TASK DIRECTIONS :: The response should contain every entry, reproduced exactly.

SOURCE DATA ::

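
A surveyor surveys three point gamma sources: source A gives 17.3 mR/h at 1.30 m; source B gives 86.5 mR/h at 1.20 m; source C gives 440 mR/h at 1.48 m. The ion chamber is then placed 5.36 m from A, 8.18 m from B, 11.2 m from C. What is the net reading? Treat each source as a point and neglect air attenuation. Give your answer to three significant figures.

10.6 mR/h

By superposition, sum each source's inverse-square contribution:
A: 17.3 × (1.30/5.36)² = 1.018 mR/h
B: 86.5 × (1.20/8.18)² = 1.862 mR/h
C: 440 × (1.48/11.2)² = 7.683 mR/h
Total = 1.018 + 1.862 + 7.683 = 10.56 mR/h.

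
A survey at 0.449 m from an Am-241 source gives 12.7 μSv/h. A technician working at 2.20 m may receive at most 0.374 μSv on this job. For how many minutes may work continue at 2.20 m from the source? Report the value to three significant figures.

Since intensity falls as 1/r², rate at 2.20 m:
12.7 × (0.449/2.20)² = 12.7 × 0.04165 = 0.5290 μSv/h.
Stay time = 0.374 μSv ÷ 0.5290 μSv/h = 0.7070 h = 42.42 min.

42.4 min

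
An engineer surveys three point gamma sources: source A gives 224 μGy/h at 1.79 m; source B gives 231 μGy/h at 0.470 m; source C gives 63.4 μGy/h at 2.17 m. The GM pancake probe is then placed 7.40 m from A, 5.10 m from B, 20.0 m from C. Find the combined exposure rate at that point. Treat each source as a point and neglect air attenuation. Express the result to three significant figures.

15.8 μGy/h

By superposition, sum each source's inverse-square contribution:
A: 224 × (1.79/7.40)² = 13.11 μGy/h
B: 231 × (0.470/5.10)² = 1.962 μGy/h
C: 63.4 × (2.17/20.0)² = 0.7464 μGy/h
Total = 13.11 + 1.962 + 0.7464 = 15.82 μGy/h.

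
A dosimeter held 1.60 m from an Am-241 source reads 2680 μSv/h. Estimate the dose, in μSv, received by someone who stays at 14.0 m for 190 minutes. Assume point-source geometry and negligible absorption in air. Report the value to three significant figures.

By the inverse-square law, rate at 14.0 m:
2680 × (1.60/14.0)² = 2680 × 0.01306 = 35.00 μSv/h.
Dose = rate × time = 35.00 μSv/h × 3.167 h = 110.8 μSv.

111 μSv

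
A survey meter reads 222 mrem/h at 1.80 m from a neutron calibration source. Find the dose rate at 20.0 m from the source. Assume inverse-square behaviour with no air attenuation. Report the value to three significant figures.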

RESPONSE TO THIS TASK ::
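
A surveyor surveys three point gamma sources: source A gives 17.3 mR/h at 1.30 m; source B gives 86.5 mR/h at 1.20 m; source C gives 440 mR/h at 1.48 m. The ion chamber is then placed 5.36 m from A, 8.18 m from B, 11.2 m from C. What is the net reading? Treat each source as a point and neglect air attenuation. Give your answer to three significant figures.

10.6 mR/h

By superposition, sum each source's inverse-square contribution:
A: 17.3 × (1.30/5.36)² = 1.018 mR/h
B: 86.5 × (1.20/8.18)² = 1.862 mR/h
C: 440 × (1.48/11.2)² = 7.683 mR/h
Total = 1.018 + 1.862 + 7.683 = 10.56 mR/h.

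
A survey at 0.449 m from an Am-241 source gives 12.7 μSv/h. A technician working at 2.20 m may receive at most 0.374 μSv on this job. For how many minutes may work continue at 2.20 m from the source? Report the value to three significant figures.

Since intensity falls as 1/r², rate at 2.20 m:
12.7 × (0.449/2.20)² = 12.7 × 0.04165 = 0.5290 μSv/h.
Stay time = 0.374 μSv ÷ 0.5290 μSv/h = 0.7070 h = 42.42 min.

42.4 min

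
An engineer surveys three point gamma sources: source A gives 224 μGy/h at 1.79 m; source B gives 231 μGy/h at 0.470 m; source C gives 63.4 μGy/h at 2.17 m. The GM pancake probe is then placed 7.40 m from A, 5.10 m from B, 20.0 m from C. Find the combined exposure rate at that point. Treat each source as a point and neglect air attenuation. Express the result to three significant figures.

15.8 μGy/h

By superposition, sum each source's inverse-square contribution:
A: 224 × (1.79/7.40)² = 13.11 μGy/h
B: 231 × (0.470/5.10)² = 1.962 μGy/h
C: 63.4 × (2.17/20.0)² = 0.7464 μGy/h
Total = 13.11 + 1.962 + 0.7464 = 15.82 μGy/h.

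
A dosimeter held 1.60 m from an Am-241 source reads 2680 μSv/h. Estimate the dose, in μSv, received by someone who stays at 14.0 m for 190 minutes. Assume point-source geometry and negligible absorption in air. Report the value to three significant figures.

By the inverse-square law, rate at 14.0 m:
2680 × (1.60/14.0)² = 2680 × 0.01306 = 35.00 μSv/h.
Dose = rate × time = 35.00 μSv/h × 3.167 h = 110.8 μSv.

111 μSv

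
A survey meter reads 222 mrem/h at 1.80 m from a neutron calibration source. Find the dose rate at 20.0 m from the source. Assume inverse-square behaviour with no air attenuation. Report the value to three significant figures.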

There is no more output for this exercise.